Problem to solve
Would it be possible to copy exactly the lines from the one containing "A target at" to the end of the entries, including both and nothing else?

Source data
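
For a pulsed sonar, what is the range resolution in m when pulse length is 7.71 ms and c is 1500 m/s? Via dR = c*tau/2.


dR = c*tau/2 = 1500 * 7.71e-3 / 2 = 5.7825

5.7825 m


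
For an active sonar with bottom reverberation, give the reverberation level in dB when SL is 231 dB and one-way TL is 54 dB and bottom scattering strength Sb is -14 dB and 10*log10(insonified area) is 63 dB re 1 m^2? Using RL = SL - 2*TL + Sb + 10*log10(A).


RL = SL - 2*TL + Sb + 10*log10(A) = 231 - 2*54 + (-14) + 63 = 172

172 dB


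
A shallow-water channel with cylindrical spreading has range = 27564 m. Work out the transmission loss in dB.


TL = 10*log10(27564) = 44.4

44.4 dB


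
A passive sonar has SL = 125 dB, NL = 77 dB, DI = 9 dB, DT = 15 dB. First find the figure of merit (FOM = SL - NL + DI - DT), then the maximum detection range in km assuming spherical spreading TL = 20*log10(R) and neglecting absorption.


Step 1: FOM = SL - NL + DI - DT = 125 - 77 + 9 - 15 = 42 dB
Step 2: at max range FOM = TL = 20*log10(R), so R = 10^(42/20) = 125.89 m = 0.13 km

0.13 km


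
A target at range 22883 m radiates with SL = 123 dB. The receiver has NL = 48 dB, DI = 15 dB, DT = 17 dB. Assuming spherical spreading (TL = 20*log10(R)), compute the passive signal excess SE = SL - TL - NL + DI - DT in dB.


Step 1: TL = 20*log10(22883) = 87.19 dB
Step 2: SE = 123 - 87.19 - 48 + 15 - 17 = -14.19

-14.19 dB


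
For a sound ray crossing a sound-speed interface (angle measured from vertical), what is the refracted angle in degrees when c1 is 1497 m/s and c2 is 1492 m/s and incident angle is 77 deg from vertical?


sin(theta2) = (c2/c1)*sin(theta1) = (1492/1497)*sin(77 deg) = 0.97112
theta2 = arcsin(0.97112) = 76.2

76.2 deg


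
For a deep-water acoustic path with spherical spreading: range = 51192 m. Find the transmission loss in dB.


TL = 20*log10(51192) = 94.18

94.18 dB


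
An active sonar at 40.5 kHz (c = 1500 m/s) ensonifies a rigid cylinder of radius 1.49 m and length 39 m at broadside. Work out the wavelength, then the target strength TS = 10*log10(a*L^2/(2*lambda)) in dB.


Step 1: lambda = c/f = 1500/40500 = 0.03704 m
Step 2: TS = 10*log10(a*L^2/(2*lambda)) = 10*log10(1.49*39^2/(2*0.03704)) = 44.86

44.86 dB


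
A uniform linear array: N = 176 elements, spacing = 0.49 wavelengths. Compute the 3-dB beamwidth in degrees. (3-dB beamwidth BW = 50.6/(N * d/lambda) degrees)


0.59 deg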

Result below
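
A target at range 22883 m radiates with SL = 123 dB. The receiver has NL = 48 dB, DI = 15 dB, DT = 17 dB. Assuming spherical spreading (TL = 20*log10(R)), compute the passive signal excess SE = SL - TL - NL + DI - DT in dB.


Step 1: TL = 20*log10(22883) = 87.19 dB
Step 2: SE = 123 - 87.19 - 48 + 15 - 17 = -14.19

-14.19 dB


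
For a sound ray crossing a sound-speed interface (angle measured from vertical), what is the refracted angle in degrees when c1 is 1497 m/s and c2 is 1492 m/s and incident angle is 77 deg from vertical?


sin(theta2) = (c2/c1)*sin(theta1) = (1492/1497)*sin(77 deg) = 0.97112
theta2 = arcsin(0.97112) = 76.2

76.2 deg


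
For a deep-water acoustic path with spherical spreading: range = 51192 m. Find the transmission loss in dB.


TL = 20*log10(51192) = 94.18

94.18 dB


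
An active sonar at 40.5 kHz (c = 1500 m/s) ensonifies a rigid cylinder of radius 1.49 m and length 39 m at broadside. Work out the wavelength, then the target strength TS = 10*log10(a*L^2/(2*lambda)) in dB.


Step 1: lambda = c/f = 1500/40500 = 0.03704 m
Step 2: TS = 10*log10(a*L^2/(2*lambda)) = 10*log10(1.49*39^2/(2*0.03704)) = 44.86

44.86 dB


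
A uniform linear array: N = 176 elements, spacing = 0.49 wavelengths. Compute the 3-dB beamwidth in degrees. (3-dB beamwidth BW = 50.6/(N * d/lambda) degrees)


0.59 deg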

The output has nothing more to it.